#### AVAILABLE DATA
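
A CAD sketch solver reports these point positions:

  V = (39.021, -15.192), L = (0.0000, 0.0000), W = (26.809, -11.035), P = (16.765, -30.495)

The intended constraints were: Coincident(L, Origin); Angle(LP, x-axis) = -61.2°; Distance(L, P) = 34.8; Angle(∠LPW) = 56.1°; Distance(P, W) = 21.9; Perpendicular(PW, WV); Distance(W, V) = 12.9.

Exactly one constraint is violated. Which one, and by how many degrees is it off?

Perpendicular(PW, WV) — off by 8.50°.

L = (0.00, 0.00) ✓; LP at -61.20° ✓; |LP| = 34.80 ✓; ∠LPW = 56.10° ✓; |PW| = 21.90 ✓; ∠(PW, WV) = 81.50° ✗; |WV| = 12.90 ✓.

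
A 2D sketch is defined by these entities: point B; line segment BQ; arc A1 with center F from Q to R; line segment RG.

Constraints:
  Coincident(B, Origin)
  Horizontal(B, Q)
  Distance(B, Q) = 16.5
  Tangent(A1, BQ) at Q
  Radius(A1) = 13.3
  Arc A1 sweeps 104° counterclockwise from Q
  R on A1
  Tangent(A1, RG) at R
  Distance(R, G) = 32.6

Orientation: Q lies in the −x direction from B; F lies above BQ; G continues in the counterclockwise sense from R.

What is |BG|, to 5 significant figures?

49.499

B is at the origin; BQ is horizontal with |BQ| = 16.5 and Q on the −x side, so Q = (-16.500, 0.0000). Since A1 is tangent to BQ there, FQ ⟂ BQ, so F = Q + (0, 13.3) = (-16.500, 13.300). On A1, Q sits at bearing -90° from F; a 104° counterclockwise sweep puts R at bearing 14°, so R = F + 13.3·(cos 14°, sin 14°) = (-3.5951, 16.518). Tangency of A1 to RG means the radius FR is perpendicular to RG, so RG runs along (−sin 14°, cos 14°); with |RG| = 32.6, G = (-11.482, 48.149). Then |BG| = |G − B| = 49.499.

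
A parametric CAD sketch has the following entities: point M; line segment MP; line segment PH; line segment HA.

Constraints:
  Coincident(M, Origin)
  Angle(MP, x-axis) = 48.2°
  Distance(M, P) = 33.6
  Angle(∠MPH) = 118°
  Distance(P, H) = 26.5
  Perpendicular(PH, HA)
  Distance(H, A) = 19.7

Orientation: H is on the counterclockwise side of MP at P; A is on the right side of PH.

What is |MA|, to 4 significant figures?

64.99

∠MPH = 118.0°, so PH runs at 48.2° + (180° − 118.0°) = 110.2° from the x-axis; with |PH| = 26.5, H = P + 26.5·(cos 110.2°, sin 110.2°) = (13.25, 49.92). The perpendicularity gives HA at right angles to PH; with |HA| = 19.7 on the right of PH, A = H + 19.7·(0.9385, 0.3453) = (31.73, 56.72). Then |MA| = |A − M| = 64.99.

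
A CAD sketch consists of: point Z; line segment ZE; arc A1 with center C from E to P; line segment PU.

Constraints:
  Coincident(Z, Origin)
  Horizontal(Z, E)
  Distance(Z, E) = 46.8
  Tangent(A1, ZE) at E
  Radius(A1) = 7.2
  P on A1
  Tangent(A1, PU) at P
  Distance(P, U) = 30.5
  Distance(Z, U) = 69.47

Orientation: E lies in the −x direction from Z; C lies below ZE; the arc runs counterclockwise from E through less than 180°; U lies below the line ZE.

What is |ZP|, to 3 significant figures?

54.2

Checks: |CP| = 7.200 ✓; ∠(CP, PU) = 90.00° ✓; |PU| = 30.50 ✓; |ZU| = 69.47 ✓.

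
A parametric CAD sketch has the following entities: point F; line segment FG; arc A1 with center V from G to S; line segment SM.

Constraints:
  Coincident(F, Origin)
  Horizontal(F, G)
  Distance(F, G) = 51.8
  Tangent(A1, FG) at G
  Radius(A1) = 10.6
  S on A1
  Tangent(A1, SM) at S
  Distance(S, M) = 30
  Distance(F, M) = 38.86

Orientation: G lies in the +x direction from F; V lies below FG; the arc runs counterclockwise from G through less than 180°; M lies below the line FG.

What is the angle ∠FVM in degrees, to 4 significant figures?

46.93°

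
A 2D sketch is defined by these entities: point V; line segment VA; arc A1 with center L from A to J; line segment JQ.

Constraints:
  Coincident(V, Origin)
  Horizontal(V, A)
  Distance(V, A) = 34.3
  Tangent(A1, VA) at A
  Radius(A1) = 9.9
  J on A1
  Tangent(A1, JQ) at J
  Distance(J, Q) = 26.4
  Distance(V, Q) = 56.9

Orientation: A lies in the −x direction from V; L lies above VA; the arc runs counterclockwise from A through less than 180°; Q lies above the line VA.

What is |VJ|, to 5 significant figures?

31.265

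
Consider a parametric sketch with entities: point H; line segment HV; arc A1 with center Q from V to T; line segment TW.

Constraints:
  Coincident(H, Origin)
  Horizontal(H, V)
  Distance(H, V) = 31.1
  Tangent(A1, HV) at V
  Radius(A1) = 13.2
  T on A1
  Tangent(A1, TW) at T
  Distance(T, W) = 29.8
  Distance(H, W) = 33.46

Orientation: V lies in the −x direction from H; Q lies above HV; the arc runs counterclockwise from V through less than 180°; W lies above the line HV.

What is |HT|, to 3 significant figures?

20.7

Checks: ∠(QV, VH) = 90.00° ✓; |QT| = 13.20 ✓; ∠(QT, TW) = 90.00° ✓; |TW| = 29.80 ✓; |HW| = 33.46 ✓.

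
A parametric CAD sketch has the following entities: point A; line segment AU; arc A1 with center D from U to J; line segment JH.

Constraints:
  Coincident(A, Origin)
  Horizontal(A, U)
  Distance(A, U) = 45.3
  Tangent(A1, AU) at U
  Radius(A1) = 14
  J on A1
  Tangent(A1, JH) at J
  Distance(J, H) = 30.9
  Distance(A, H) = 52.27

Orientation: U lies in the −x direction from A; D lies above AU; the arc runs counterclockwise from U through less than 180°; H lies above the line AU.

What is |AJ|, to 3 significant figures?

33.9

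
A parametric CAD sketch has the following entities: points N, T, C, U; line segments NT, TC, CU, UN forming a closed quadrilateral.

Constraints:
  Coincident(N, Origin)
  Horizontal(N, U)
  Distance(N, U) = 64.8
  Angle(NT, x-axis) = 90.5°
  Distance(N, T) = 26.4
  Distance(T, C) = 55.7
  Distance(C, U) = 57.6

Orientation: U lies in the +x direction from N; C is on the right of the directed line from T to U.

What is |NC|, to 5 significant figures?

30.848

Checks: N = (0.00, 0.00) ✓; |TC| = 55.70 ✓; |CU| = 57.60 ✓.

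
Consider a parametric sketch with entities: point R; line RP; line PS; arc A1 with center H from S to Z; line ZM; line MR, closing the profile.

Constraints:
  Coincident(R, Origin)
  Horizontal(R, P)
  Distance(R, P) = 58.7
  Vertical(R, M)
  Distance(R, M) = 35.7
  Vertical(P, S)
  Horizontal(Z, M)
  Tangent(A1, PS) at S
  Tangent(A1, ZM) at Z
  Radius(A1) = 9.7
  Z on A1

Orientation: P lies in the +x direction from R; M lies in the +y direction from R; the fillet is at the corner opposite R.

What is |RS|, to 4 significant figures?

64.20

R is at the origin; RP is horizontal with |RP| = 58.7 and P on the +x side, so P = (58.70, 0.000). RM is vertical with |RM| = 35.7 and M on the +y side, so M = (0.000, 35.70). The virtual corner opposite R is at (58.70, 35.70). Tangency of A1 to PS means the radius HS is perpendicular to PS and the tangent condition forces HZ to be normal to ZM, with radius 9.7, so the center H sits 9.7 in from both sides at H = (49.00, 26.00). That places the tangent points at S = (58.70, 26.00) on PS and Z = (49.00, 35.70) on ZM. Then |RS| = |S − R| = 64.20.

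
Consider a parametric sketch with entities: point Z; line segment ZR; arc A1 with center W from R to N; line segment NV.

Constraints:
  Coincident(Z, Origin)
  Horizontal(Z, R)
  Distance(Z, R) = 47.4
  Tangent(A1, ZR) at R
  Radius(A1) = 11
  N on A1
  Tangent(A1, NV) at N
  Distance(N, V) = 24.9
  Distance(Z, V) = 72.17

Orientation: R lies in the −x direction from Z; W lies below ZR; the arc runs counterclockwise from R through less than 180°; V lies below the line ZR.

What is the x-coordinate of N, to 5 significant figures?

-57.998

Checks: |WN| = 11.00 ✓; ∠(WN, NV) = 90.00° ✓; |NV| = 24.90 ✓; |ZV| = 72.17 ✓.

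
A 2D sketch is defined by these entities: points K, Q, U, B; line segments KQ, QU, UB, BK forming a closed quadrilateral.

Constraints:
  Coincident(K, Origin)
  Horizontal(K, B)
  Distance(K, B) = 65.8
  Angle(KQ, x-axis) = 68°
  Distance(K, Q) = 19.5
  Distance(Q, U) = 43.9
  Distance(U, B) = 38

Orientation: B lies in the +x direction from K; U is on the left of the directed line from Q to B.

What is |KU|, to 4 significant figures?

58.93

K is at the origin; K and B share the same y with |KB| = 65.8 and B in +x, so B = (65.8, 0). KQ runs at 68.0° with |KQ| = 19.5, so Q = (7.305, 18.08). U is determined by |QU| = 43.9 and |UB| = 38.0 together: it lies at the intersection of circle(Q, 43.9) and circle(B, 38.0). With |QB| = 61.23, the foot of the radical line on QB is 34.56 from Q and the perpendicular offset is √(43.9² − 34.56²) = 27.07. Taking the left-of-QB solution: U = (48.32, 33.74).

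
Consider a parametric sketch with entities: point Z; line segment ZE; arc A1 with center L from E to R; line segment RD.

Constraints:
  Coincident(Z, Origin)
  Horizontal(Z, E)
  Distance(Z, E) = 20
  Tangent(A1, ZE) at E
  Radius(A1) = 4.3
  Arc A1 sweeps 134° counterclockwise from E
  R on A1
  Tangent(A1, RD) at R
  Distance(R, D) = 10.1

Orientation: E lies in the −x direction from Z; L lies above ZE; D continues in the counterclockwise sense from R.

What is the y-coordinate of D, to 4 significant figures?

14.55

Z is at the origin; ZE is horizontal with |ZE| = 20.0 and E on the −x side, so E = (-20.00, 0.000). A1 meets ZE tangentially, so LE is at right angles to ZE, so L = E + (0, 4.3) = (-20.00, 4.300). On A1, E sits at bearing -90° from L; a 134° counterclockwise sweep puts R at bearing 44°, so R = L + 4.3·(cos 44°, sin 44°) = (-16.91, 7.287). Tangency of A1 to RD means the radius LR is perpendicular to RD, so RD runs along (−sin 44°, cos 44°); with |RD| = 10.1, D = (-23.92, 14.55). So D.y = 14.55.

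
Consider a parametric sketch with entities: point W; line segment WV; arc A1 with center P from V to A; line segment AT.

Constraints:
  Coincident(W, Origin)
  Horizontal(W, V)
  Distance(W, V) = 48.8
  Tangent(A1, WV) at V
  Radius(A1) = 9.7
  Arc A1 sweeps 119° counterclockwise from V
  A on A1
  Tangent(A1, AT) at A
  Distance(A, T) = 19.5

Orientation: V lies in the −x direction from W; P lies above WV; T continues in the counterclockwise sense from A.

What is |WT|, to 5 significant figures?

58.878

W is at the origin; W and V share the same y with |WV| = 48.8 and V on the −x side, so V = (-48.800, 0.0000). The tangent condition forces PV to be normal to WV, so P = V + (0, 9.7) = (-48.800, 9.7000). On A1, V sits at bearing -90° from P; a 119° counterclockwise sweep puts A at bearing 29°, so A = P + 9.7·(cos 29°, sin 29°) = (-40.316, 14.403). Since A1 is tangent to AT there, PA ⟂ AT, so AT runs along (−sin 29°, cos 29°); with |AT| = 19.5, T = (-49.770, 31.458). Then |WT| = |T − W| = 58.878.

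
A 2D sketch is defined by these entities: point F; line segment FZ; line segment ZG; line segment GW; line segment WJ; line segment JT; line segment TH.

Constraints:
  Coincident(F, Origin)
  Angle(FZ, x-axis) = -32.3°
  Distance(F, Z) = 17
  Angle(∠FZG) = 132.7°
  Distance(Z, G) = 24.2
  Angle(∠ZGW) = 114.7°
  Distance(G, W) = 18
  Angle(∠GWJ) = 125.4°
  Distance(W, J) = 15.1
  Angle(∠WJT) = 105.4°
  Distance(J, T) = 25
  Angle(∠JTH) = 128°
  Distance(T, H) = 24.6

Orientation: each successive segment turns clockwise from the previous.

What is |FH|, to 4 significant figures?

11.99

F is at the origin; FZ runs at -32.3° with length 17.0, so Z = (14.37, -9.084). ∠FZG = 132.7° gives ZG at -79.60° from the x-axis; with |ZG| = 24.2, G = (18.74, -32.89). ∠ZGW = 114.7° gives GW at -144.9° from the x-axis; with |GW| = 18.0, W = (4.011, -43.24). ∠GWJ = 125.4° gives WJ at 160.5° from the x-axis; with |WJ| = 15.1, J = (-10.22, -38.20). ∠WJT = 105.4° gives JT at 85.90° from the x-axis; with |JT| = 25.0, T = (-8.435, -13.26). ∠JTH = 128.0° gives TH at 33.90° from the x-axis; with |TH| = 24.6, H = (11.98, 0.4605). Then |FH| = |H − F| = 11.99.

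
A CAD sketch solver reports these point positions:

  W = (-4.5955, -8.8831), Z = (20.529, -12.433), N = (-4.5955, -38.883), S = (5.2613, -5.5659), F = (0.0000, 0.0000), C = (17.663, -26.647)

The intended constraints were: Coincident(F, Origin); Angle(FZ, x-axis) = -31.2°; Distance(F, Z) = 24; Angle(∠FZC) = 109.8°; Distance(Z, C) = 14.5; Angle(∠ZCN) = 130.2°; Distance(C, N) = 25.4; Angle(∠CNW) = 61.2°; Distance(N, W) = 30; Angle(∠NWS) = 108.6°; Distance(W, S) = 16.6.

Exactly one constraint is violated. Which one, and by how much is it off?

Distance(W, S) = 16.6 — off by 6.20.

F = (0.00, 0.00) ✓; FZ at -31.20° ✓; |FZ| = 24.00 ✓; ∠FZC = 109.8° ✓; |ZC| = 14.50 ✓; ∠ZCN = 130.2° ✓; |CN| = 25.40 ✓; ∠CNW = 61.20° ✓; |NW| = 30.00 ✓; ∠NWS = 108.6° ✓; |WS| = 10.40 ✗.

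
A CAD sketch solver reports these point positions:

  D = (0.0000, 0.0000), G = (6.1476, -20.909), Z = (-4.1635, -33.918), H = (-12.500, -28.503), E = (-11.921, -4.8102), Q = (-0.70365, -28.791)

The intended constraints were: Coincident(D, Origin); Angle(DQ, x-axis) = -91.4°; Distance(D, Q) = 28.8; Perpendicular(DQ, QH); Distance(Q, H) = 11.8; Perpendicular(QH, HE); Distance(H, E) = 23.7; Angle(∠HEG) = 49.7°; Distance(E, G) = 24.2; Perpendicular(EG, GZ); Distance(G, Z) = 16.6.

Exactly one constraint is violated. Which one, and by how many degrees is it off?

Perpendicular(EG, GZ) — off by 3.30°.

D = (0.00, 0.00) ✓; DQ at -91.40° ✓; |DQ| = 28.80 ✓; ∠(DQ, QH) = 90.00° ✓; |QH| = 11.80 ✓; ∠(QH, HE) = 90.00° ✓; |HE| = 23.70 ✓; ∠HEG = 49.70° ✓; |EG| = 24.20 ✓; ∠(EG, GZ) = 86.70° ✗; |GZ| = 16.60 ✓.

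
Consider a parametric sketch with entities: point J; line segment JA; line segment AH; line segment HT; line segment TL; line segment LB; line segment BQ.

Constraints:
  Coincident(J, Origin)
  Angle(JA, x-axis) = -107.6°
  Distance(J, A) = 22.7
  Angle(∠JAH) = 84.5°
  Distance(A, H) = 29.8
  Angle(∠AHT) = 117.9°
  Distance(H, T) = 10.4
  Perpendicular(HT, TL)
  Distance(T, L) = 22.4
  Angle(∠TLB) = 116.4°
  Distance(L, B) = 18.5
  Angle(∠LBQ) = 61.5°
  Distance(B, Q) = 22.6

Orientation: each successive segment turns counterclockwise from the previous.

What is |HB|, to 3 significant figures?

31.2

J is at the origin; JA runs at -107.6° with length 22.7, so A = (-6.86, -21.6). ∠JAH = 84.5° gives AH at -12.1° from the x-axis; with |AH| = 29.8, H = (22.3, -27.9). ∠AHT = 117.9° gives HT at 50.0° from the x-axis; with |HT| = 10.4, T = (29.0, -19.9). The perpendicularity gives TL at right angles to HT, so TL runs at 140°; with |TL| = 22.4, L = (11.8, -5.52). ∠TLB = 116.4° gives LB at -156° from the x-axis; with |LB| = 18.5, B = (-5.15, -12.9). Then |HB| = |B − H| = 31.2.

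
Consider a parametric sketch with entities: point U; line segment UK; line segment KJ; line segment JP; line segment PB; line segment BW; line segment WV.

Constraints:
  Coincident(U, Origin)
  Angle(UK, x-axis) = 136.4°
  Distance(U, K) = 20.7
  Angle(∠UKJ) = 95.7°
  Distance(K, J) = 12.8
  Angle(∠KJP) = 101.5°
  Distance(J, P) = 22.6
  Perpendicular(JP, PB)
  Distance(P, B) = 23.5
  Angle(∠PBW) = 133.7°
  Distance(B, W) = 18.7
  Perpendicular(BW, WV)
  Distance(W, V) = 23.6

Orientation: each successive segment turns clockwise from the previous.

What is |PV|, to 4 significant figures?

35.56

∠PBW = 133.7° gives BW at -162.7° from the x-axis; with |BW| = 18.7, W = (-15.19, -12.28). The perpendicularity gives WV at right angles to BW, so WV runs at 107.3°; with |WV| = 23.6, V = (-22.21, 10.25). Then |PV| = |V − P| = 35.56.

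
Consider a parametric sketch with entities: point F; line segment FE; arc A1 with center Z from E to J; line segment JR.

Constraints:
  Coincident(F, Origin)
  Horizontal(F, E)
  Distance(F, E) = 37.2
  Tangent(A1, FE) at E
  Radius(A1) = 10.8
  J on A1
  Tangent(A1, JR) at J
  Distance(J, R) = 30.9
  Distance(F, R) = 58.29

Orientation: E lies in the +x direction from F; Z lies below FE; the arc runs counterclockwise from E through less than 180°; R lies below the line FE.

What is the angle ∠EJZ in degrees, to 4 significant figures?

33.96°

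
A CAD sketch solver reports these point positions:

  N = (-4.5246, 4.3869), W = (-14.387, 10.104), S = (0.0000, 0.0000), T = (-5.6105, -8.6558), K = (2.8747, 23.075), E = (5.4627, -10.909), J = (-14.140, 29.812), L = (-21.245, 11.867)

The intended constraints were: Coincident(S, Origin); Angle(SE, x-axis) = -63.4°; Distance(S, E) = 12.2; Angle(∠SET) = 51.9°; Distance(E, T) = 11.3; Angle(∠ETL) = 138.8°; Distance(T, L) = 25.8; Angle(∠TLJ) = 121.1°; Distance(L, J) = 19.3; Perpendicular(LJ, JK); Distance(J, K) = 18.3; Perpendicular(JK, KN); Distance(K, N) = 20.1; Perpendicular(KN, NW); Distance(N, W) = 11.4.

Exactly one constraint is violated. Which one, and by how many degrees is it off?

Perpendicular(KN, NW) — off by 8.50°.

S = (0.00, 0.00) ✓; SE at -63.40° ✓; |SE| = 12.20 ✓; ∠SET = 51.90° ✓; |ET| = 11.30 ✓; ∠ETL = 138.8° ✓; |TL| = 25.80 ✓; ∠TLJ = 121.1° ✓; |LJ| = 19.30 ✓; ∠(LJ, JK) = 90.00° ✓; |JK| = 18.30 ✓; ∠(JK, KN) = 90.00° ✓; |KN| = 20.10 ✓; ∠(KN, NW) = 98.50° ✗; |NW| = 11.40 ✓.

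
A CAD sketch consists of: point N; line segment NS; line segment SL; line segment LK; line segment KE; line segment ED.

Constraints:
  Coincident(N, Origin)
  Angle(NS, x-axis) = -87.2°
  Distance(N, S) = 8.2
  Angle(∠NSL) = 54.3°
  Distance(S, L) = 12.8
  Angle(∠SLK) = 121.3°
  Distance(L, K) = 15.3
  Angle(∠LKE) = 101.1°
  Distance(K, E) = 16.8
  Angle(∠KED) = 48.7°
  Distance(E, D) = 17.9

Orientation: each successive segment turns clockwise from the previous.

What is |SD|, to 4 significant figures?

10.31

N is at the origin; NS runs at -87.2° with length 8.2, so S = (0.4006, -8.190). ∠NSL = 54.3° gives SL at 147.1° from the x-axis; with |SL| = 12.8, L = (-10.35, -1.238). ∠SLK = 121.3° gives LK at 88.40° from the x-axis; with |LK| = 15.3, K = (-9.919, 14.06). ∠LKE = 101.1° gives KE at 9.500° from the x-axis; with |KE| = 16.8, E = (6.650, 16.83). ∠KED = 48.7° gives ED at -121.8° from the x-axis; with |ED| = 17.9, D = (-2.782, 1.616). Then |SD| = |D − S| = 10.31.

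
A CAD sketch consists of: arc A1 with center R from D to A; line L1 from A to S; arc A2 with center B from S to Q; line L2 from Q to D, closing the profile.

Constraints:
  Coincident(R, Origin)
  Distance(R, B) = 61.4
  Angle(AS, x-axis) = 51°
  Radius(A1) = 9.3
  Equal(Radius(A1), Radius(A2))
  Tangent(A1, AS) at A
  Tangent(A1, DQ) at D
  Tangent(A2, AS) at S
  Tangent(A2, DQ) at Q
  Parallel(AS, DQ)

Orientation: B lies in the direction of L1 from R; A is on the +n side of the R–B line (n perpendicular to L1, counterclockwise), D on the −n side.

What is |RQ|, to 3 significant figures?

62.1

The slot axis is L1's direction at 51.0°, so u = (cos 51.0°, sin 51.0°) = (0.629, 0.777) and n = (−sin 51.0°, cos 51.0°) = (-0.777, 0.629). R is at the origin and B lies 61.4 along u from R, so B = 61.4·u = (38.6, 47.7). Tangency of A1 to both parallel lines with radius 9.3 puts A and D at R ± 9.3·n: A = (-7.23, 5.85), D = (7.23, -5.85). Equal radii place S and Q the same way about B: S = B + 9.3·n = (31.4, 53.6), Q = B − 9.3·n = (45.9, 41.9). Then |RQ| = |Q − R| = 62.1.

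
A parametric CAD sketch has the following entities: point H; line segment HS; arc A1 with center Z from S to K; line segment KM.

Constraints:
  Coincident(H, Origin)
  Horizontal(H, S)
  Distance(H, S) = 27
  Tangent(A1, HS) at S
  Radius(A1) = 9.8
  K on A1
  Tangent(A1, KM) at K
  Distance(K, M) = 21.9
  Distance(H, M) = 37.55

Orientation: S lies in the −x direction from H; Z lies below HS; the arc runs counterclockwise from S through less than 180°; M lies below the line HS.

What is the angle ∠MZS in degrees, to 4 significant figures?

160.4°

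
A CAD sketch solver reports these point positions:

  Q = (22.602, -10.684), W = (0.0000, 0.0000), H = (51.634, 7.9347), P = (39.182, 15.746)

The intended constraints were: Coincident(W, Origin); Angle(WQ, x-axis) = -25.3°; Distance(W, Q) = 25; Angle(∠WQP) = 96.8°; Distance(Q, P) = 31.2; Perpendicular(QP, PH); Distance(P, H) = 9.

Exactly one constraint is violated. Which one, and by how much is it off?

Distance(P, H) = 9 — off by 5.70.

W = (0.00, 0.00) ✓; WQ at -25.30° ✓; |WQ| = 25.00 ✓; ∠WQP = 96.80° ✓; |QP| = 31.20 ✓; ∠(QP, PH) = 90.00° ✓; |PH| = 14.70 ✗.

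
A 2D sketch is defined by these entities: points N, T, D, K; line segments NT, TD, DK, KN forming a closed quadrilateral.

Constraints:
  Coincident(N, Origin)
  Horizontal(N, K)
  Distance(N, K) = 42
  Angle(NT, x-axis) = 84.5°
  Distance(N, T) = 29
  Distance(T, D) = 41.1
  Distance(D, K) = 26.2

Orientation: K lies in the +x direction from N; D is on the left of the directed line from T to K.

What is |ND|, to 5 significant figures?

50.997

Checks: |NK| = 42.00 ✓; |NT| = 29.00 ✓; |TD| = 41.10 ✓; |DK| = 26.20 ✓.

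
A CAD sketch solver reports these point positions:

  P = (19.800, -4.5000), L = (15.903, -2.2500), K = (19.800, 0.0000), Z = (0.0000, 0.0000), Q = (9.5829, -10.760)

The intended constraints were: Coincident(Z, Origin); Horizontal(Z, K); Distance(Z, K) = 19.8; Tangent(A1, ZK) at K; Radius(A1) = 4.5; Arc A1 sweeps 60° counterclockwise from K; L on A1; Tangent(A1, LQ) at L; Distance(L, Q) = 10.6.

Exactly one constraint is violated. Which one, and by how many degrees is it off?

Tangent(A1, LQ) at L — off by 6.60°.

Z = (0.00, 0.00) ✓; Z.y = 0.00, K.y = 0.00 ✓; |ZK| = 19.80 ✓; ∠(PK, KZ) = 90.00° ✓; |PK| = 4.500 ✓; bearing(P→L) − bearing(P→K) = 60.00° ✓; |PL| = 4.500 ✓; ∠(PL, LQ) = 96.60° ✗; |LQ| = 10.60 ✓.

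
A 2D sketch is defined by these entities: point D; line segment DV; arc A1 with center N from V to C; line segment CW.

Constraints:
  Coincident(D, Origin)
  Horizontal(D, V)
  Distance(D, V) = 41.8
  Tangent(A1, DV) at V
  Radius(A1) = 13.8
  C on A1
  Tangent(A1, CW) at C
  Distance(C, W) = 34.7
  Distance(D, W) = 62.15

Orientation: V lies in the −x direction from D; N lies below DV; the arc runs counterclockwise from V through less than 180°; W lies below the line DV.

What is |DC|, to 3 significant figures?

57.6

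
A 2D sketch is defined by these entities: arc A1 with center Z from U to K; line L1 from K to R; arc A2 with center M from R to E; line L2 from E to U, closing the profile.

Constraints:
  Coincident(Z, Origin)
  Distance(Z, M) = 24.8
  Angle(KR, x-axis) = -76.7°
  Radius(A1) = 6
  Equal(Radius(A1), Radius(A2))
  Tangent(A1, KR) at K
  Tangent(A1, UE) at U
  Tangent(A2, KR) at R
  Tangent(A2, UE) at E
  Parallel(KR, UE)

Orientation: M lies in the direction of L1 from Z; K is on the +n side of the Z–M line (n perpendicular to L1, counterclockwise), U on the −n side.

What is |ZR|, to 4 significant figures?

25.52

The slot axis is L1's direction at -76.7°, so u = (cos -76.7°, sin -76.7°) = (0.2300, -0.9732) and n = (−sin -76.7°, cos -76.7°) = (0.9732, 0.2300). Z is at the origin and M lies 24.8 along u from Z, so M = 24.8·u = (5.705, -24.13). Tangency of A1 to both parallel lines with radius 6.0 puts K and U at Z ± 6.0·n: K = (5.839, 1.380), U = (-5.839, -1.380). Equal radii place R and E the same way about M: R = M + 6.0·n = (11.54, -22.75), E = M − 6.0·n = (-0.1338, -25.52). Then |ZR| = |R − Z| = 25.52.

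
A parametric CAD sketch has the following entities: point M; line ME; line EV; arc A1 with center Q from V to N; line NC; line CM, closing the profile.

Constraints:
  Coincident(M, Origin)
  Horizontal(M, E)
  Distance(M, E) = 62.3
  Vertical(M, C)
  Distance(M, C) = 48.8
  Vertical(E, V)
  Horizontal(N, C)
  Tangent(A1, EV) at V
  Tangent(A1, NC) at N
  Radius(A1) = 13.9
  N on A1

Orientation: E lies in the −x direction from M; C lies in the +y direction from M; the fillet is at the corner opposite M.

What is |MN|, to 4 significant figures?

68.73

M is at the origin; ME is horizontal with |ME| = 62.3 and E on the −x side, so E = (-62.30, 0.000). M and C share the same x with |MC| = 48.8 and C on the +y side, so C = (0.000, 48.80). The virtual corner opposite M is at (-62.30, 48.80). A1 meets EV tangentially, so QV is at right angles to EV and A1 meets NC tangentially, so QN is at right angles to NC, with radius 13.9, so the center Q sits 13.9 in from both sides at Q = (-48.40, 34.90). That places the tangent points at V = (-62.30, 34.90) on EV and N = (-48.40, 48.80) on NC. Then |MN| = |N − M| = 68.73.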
########
Give back, word for word, only the lines above from the line holding "Coincident(B, Origin)" to the line holding "Distance(Z, U) = 69.47", both included.

= EXERCISE ANSWER =
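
  Coincident(B, Origin)
  Horizontal(B, Q)
  Distance(B, Q) = 16.5
  Tangent(A1, BQ) at Q
  Radius(A1) = 13.3
  Arc A1 sweeps 104° counterclockwise from Q
  R on A1
  Tangent(A1, RG) at R
  Distance(R, G) = 32.6

Orientation: Q lies in the −x direction from B; F lies above BQ; G continues in the counterclockwise sense from R.

What is |BG|, to 5 significant figures?

49.499

B is at the origin; BQ is horizontal with |BQ| = 16.5 and Q on the −x side, so Q = (-16.500, 0.0000). Since A1 is tangent to BQ there, FQ ⟂ BQ, so F = Q + (0, 13.3) = (-16.500, 13.300). On A1, Q sits at bearing -90° from F; a 104° counterclockwise sweep puts R at bearing 14°, so R = F + 13.3·(cos 14°, sin 14°) = (-3.5951, 16.518). Tangency of A1 to RG means the radius FR is perpendicular to RG, so RG runs along (−sin 14°, cos 14°); with |RG| = 32.6, G = (-11.482, 48.149). Then |BG| = |G − B| = 49.499.

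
A parametric CAD sketch has the following entities: point M; line segment MP; line segment PH; line segment HA.

Constraints:
  Coincident(M, Origin)
  Angle(MP, x-axis) = 48.2°
  Distance(M, P) = 33.6
  Angle(∠MPH) = 118°
  Distance(P, H) = 26.5
  Perpendicular(PH, HA)
  Distance(H, A) = 19.7

Orientation: H is on the counterclockwise side of MP at P; A is on the right side of PH.

What is |MA|, to 4 significant figures?

64.99

∠MPH = 118.0°, so PH runs at 48.2° + (180° − 118.0°) = 110.2° from the x-axis; with |PH| = 26.5, H = P + 26.5·(cos 110.2°, sin 110.2°) = (13.25, 49.92). The perpendicularity gives HA at right angles to PH; with |HA| = 19.7 on the right of PH, A = H + 19.7·(0.9385, 0.3453) = (31.73, 56.72). Then |MA| = |A − M| = 64.99.

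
A CAD sketch consists of: point Z; line segment ZE; arc A1 with center C from E to P; line segment PU.

Constraints:
  Coincident(Z, Origin)
  Horizontal(Z, E)
  Distance(Z, E) = 46.8
  Tangent(A1, ZE) at E
  Radius(A1) = 7.2
  P on A1
  Tangent(A1, PU) at P
  Distance(P, U) = 30.5
  Distance(Z, U) = 69.47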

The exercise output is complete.